Information supplied:
━━━━━━━━━━━━━━━━

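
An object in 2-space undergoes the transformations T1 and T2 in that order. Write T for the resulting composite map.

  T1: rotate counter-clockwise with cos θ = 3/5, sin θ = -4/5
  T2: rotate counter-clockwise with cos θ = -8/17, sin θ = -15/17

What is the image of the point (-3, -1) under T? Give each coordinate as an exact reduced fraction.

T(p) = (239/85, 123/85)

T1 rotate counter-clockwise with cos θ = 3/5, sin θ = -4/5: (-3, -1) → (-13/5, 9/5)
T2 rotate counter-clockwise with cos θ = -8/17, sin θ = -15/17: (-13/5, 9/5) → (239/85, 123/85)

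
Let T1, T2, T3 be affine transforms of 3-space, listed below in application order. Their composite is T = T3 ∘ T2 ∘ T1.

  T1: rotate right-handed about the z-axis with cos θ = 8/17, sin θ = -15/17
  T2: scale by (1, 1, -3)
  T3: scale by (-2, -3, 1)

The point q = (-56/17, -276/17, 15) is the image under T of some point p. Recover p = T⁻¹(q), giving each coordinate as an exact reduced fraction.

p = (-4, 4, -5)

T1 = [8/17 15/17 0 0; -15/17 8/17 0 0; 0 0 1 0; 0 0 0 1]
T2·T1 = [8/17 15/17 0 0; -15/17 8/17 0 0; 0 0 -3 0; 0 0 0 1]
T3·…·T1 = [-16/17 -30/17 0 0; 45/17 -24/17 0 0; 0 0 -3 0; 0 0 0 1]
det M = -18; M⁻¹ = [-4/17 5/17 0 0; -15/34 -8/51 0 0; 0 0 -1/3 0; 0 0 0 1]
M⁻¹ · (-56/17, -276/17, 15)ᵀ = (-4, 4, -5)ᵀ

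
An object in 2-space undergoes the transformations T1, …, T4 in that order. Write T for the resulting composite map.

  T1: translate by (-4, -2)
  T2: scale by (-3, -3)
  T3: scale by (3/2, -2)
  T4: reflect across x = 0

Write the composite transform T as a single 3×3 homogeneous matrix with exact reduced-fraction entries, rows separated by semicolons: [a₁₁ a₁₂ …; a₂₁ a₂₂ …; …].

T = [9/2 0 -18; 0 6 -12; 0 0 1]

T1 = [1 0 -4; 0 1 -2; 0 0 1]
T2·T1 = [-3 0 12; 0 -3 6; 0 0 1]
T3·…·T1 = [-9/2 0 18; 0 6 -12; 0 0 1]
T4·…·T1 = [9/2 0 -18; 0 6 -12; 0 0 1]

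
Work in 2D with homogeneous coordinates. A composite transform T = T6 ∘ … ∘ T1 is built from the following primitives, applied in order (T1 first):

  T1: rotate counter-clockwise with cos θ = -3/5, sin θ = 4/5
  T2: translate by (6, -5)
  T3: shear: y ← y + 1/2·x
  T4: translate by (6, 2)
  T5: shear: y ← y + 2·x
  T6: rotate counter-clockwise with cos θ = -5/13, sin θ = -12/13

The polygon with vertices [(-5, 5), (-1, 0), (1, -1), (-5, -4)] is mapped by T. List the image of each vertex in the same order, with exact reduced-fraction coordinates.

T1 rotate counter-clockwise with cos θ = -3/5, sin θ = 4/5: (-5, 5) → (-1, -7); (-1, 0) → (3/5, -4/5); (1, -1) → (1/5, 7/5); (-5, -4) → (31/5, -8/5)
T2 translate by (6, -5): (-1, -7) → (5, -12); (3/5, -4/5) → (33/5, -29/5); (1/5, 7/5) → (31/5, -18/5); (31/5, -8/5) → (61/5, -33/5)
T3 shear: y ← y + 1/2·x: (5, -12) → (5, -19/2); (33/5, -29/5) → (33/5, -5/2); (31/5, -18/5) → (31/5, -1/2); (61/5, -33/5) → (61/5, -1/2)
T4 translate by (6, 2): (5, -19/2) → (11, -15/2); (33/5, -5/2) → (63/5, -1/2); (31/5, -1/2) → (61/5, 3/2); (61/5, -1/2) → (91/5, 3/2)
T5 shear: y ← y + 2·x: (11, -15/2) → (11, 29/2); (63/5, -1/2) → (63/5, 247/10); (61/5, 3/2) → (61/5, 259/10); (91/5, 3/2) → (91/5, 379/10)
T6 rotate counter-clockwise with cos θ = -5/13, sin θ = -12/13: (11, 29/2) → (119/13, -409/26); (63/5, 247/10) → (1167/65, -2747/130); (61/5, 259/10) → (1249/65, -2759/130); (91/5, 379/10) → (1819/65, -4079/130)

image vertices: (119/13, -409/26), (1167/65, -2747/130), (1249/65, -2759/130), (1819/65, -4079/130)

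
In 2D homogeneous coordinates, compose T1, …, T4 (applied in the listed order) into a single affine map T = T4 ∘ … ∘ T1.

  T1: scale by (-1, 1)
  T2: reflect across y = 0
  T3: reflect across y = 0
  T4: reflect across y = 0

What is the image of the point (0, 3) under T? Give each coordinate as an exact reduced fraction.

T1 scale by (-1, 1): (0, 3) → (0, 3)
T2 reflect across y = 0: (0, 3) → (0, -3)
T3 reflect across y = 0: (0, -3) → (0, 3)
T4 reflect across y = 0: (0, 3) → (0, -3)

T(p) = (0, -3)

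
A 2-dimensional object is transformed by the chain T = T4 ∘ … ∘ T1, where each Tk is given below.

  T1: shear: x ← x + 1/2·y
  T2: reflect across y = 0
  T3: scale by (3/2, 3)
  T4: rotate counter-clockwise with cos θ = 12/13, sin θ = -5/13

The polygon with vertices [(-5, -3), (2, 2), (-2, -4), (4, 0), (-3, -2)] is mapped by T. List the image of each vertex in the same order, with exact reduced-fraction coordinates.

image vertices: (-72/13, 627/52), (24/13, -189/26), (-12/13, 174/13), (72/13, -30/13), (-42/13, 102/13)

T1 shear: x ← x + 1/2·y: (-5, -3) → (-13/2, -3); (2, 2) → (3, 2); (-2, -4) → (-4, -4); (4, 0) → (4, 0); (-3, -2) → (-4, -2)
T2 reflect across y = 0: (-13/2, -3) → (-13/2, 3); (3, 2) → (3, -2); (-4, -4) → (-4, 4); (4, 0) → (4, 0); (-4, -2) → (-4, 2)
T3 scale by (3/2, 3): (-13/2, 3) → (-39/4, 9); (3, -2) → (9/2, -6); (-4, 4) → (-6, 12); (4, 0) → (6, 0); (-4, 2) → (-6, 6)
T4 rotate counter-clockwise with cos θ = 12/13, sin θ = -5/13: (-39/4, 9) → (-72/13, 627/52); (9/2, -6) → (24/13, -189/26); (-6, 12) → (-12/13, 174/13); (6, 0) → (72/13, -30/13); (-6, 6) → (-42/13, 102/13)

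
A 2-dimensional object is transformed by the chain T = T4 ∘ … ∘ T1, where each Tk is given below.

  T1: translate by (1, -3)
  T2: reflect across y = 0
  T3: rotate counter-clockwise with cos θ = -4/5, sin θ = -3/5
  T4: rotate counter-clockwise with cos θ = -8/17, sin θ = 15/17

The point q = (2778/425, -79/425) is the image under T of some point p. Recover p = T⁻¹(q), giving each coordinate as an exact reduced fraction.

p = (5, 2/5)

T1 = [1 0 1; 0 1 -3; 0 0 1]
T2·T1 = [1 0 1; 0 -1 3; 0 0 1]
T3·…·T1 = [-4/5 -3/5 1; -3/5 4/5 -3; 0 0 1]
T4·…·T1 = [77/85 -36/85 37/17; -36/85 -77/85 39/17; 0 0 1]
det M = -1; M⁻¹ = [77/85 -36/85 -1; -36/85 -77/85 3; 0 0 1]
M⁻¹ · (2778/425, -79/425)ᵀ = (5, 2/5)ᵀ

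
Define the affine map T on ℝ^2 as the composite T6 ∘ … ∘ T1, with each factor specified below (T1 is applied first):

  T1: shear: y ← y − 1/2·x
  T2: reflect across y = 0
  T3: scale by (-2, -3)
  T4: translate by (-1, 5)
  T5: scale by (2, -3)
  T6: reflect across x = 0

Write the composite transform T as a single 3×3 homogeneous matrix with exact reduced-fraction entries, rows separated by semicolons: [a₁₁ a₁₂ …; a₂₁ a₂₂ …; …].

T1 = [1 0 0; -1/2 1 0; 0 0 1]
T2·T1 = [1 0 0; 1/2 -1 0; 0 0 1]
T3·…·T1 = [-2 0 0; -3/2 3 0; 0 0 1]
T4·…·T1 = [-2 0 -1; -3/2 3 5; 0 0 1]
T5·…·T1 = [-4 0 -2; 9/2 -9 -15; 0 0 1]
T6·…·T1 = [4 0 2; 9/2 -9 -15; 0 0 1]

T = [4 0 2; 9/2 -9 -15; 0 0 1]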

━━━━━━━━━━━━━━━━

Task item:
Each line in the listing that contains "resulting" should be returned.

Response for this exercise:
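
An object in 2-space undergoes the transformations T1 and T2 in that order. Write T for the resulting composite map.
An object in 2-space undergoes the transformations T1, …, T4 in that order. Write T for the resulting composite map.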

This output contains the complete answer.